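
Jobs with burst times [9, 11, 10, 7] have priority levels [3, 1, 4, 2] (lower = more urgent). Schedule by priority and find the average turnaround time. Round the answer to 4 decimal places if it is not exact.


Sort by priority (ascending = highest first):
Order: [(1, 11), (2, 7), (3, 9), (4, 10)]
Completion times:
  Priority 1, burst=11, C=11
  Priority 2, burst=7, C=18
  Priority 3, burst=9, C=27
  Priority 4, burst=10, C=37
Average turnaround = 93/4 = 23.25

23.25


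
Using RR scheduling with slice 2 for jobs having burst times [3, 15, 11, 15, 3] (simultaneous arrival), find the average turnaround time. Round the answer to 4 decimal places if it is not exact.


Time quantum = 2
Execution trace:
  J1 runs 2 units, time = 2
  J2 runs 2 units, time = 4
  J3 runs 2 units, time = 6
  J4 runs 2 units, time = 8
  J5 runs 2 units, time = 10
  J1 runs 1 units, time = 11
  J2 runs 2 units, time = 13
  J3 runs 2 units, time = 15
  J4 runs 2 units, time = 17
  J5 runs 1 units, time = 18
  J2 runs 2 units, time = 20
  J3 runs 2 units, time = 22
  J4 runs 2 units, time = 24
  J2 runs 2 units, time = 26
  J3 runs 2 units, time = 28
  J4 runs 2 units, time = 30
  J2 runs 2 units, time = 32
  J3 runs 2 units, time = 34
  J4 runs 2 units, time = 36
  J2 runs 2 units, time = 38
  J3 runs 1 units, time = 39
  J4 runs 2 units, time = 41
  J2 runs 2 units, time = 43
  J4 runs 2 units, time = 45
  J2 runs 1 units, time = 46
  J4 runs 1 units, time = 47
Finish times: [11, 46, 39, 47, 18]
Average turnaround = 161/5 = 32.2

32.2


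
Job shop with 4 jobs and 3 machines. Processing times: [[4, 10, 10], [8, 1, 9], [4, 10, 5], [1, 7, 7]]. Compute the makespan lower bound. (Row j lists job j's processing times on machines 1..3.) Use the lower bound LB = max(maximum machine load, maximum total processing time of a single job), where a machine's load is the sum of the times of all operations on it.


Machine loads:
  Machine 1: 4 + 8 + 4 + 1 = 17
  Machine 2: 10 + 1 + 10 + 7 = 28
  Machine 3: 10 + 9 + 5 + 7 = 31
Max machine load = 31
Job totals:
  Job 1: 24
  Job 2: 18
  Job 3: 19
  Job 4: 15
Max job total = 24
Lower bound = max(31, 24) = 31

31


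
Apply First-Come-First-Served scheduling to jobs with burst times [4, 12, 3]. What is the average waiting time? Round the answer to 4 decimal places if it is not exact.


FCFS order (as given): [4, 12, 3]
Waiting times:
  Job 1: wait = 0
  Job 2: wait = 4
  Job 3: wait = 16
Sum of waiting times = 20
Average waiting time = 20/3 = 6.6667

6.6667


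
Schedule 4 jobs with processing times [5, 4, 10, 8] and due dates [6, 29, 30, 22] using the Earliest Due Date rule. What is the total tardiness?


Sort by due date (EDD order): [(5, 6), (8, 22), (4, 29), (10, 30)]
Compute completion times and tardiness:
  Job 1: p=5, d=6, C=5, tardiness=max(0,5-6)=0
  Job 2: p=8, d=22, C=13, tardiness=max(0,13-22)=0
  Job 3: p=4, d=29, C=17, tardiness=max(0,17-29)=0
  Job 4: p=10, d=30, C=27, tardiness=max(0,27-30)=0
Total tardiness = 0

0


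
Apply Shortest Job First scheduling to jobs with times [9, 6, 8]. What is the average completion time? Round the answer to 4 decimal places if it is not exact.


SJF order (ascending): [6, 8, 9]
Completion times:
  Job 1: burst=6, C=6
  Job 2: burst=8, C=14
  Job 3: burst=9, C=23
Average completion = 43/3 = 14.3333

14.3333


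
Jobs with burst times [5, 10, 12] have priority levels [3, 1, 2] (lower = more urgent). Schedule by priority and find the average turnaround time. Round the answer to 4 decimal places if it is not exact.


Sort by priority (ascending = highest first):
Order: [(1, 10), (2, 12), (3, 5)]
Completion times:
  Priority 1, burst=10, C=10
  Priority 2, burst=12, C=22
  Priority 3, burst=5, C=27
Average turnaround = 59/3 = 19.6667

19.6667


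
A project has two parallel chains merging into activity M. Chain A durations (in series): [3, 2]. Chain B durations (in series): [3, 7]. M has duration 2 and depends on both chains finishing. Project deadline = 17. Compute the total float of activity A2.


Forward pass: ES(A2) = sum of predecessors on chain A = 3
EF = ES + duration = 3 + 2 = 5
Backward pass: LF(M) = deadline = 17; LS(M) = 17 - 2 = 15
LF(A2) = LS(M) - sum(successors on chain A) = 15 - 0 = 15
LS = LF - duration = 15 - 2 = 13
Total float = LS - ES = 13 - 3 = 10

10


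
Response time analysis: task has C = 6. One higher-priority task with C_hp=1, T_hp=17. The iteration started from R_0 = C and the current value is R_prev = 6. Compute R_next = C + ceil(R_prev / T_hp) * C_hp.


R_next = C + ceil(R_prev / T_hp) * C_hp
ceil(6 / 17) = ceil(0.3529) = 1
Interference = 1 * 1 = 1
R_next = 6 + 1 = 7

7


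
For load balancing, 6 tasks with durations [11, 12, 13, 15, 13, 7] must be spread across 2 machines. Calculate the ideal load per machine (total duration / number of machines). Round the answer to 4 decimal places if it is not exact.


Total processing time = 11 + 12 + 13 + 15 + 13 + 7 = 71
Number of machines = 2
Ideal balanced load = 71 / 2 = 35.5

35.5


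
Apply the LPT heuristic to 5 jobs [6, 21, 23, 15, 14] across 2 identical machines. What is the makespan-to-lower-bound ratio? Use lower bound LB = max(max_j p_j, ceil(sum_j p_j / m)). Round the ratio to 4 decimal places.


LPT order: [23, 21, 15, 14, 6]
Machine loads after assignment: [37, 42]
LPT makespan = 42
Lower bound = max(max_job, ceil(total/2)) = max(23, 40) = 40
Ratio = 42 / 40 = 1.05

1.05


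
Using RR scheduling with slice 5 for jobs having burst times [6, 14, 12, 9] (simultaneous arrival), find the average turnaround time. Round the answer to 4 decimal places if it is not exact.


Time quantum = 5
Execution trace:
  J1 runs 5 units, time = 5
  J2 runs 5 units, time = 10
  J3 runs 5 units, time = 15
  J4 runs 5 units, time = 20
  J1 runs 1 units, time = 21
  J2 runs 5 units, time = 26
  J3 runs 5 units, time = 31
  J4 runs 4 units, time = 35
  J2 runs 4 units, time = 39
  J3 runs 2 units, time = 41
Finish times: [21, 39, 41, 35]
Average turnaround = 136/4 = 34.0

34.0


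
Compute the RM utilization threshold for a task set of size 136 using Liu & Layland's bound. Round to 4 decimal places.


Compute 2^(1/136) = 1.0051096806
Subtract 1: 1.0051096806 - 1 = 0.0051096806
Multiply by n: 136 * 0.0051096806 = 0.6949165616
Round to 4 dp: 0.6949

0.6949


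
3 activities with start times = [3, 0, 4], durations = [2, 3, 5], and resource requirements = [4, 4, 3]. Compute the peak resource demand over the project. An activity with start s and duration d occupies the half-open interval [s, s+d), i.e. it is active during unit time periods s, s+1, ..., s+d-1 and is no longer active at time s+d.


Each activity i is active on [start_i, start_i + duration_i).
Compute total resource usage per time slot:
  t=0: active resources = [4], total = 4
  t=1: active resources = [4], total = 4
  t=2: active resources = [4], total = 4
  t=3: active resources = [4], total = 4
  t=4: active resources = [4, 3], total = 7
  t=5: active resources = [3], total = 3
  t=6: active resources = [3], total = 3
  t=7: active resources = [3], total = 3
  t=8: active resources = [3], total = 3
Peak resource demand = 7

7


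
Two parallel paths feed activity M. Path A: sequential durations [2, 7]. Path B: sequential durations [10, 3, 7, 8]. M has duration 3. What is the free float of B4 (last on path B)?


ES(B4) = sum of predecessors on chain B = 20
EF(B4) = ES + duration = 20 + 8 = 28
Successor of B4 is M. ES(M) = max(sum(A), sum(B)) = max(9, 28) = 28
Free float = ES(successor) - EF(current) = 28 - 28 = 0

0


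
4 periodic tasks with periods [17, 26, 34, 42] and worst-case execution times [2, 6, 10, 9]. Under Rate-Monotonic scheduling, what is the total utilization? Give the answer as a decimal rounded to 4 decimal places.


Compute individual utilizations (exact fractions):
  Task 1: C/T = 2/17 (approx. 0.1176)
  Task 2: C/T = 6/26 = 3/13 (approx. 0.2308)
  Task 3: C/T = 10/34 = 5/17 (approx. 0.2941)
  Task 4: C/T = 9/42 = 3/14 (approx. 0.2143)
Total utilization U = 2/17 + 3/13 + 5/17 + 3/14 = 2651/3094
Rounded to 4 decimal places: U = 0.8568
RM (Liu & Layland) bound for 4 tasks = 0.756828; compare with U = 2651/3094 (approx. 0.856820)
bound < U <= 1, so the RM sufficient condition is not met (inconclusive; an exact test such as response-time analysis is needed).

0.8568


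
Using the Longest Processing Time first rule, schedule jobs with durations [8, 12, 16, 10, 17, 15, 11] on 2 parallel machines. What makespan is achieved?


Sort jobs in decreasing order (LPT): [17, 16, 15, 12, 11, 10, 8]
Assign each job to the least loaded machine:
  Machine 1: jobs [17, 12, 11, 8], load = 48
  Machine 2: jobs [16, 15, 10], load = 41
Makespan = max load = 48

48


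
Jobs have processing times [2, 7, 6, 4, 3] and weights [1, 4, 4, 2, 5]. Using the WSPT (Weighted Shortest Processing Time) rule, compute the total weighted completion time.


Compute p/w ratios and sort ascending (WSPT): [(3, 5), (6, 4), (7, 4), (2, 1), (4, 2)]
Compute weighted completion times:
  Job (p=3,w=5): C=3, w*C=5*3=15
  Job (p=6,w=4): C=9, w*C=4*9=36
  Job (p=7,w=4): C=16, w*C=4*16=64
  Job (p=2,w=1): C=18, w*C=1*18=18
  Job (p=4,w=2): C=22, w*C=2*22=44
Total weighted completion time = 177

177


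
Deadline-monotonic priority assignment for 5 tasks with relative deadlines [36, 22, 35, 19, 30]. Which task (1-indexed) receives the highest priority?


Sort tasks by relative deadline (ascending):
  Task 4: deadline = 19
  Task 2: deadline = 22
  Task 5: deadline = 30
  Task 3: deadline = 35
  Task 1: deadline = 36
Priority order (highest first): [4, 2, 5, 3, 1]
Highest priority task = 4

4


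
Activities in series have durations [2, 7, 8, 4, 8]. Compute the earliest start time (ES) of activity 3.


Activity 3 starts after activities 1 through 2 complete.
Predecessor durations: [2, 7]
ES = 2 + 7 = 9

9


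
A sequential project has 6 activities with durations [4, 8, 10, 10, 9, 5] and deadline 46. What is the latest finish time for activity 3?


LF(activity 3) = deadline - sum of successor durations
Successors: activities 4 through 6 with durations [10, 9, 5]
Sum of successor durations = 24
LF = 46 - 24 = 22

22


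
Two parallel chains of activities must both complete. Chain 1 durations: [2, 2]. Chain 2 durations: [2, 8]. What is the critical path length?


Path A total = 2 + 2 = 4
Path B total = 2 + 8 = 10
Critical path = longest path = max(4, 10) = 10

10


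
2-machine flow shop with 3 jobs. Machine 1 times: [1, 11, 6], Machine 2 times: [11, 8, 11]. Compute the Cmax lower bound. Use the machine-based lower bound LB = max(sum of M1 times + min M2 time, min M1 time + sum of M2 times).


LB1 = sum(M1 times) + min(M2 times) = 18 + 8 = 26
LB2 = min(M1 times) + sum(M2 times) = 1 + 30 = 31
Lower bound = max(LB1, LB2) = max(26, 31) = 31

31


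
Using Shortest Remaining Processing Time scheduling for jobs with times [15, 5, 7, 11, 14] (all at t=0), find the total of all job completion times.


Since all jobs arrive at t=0, SRPT equals SPT ordering.
SPT order: [5, 7, 11, 14, 15]
Completion times:
  Job 1: p=5, C=5
  Job 2: p=7, C=12
  Job 3: p=11, C=23
  Job 4: p=14, C=37
  Job 5: p=15, C=52
Total completion time = 5 + 12 + 23 + 37 + 52 = 129

129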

-------------------------

• [Task statement] Every line from the one holding "Using Shortest Remaining" through the final line of the listing must be echoed exactly; leave out all other lines.

• [Worked solution]
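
Using Shortest Remaining Processing Time scheduling for jobs with times [15, 5, 7, 11, 14] (all at t=0), find the total of all job completion times.


Since all jobs arrive at t=0, SRPT equals SPT ordering.
SPT order: [5, 7, 11, 14, 15]
Completion times:
  Job 1: p=5, C=5
  Job 2: p=7, C=12
  Job 3: p=11, C=23
  Job 4: p=14, C=37
  Job 5: p=15, C=52
Total completion time = 5 + 12 + 23 + 37 + 52 = 129

129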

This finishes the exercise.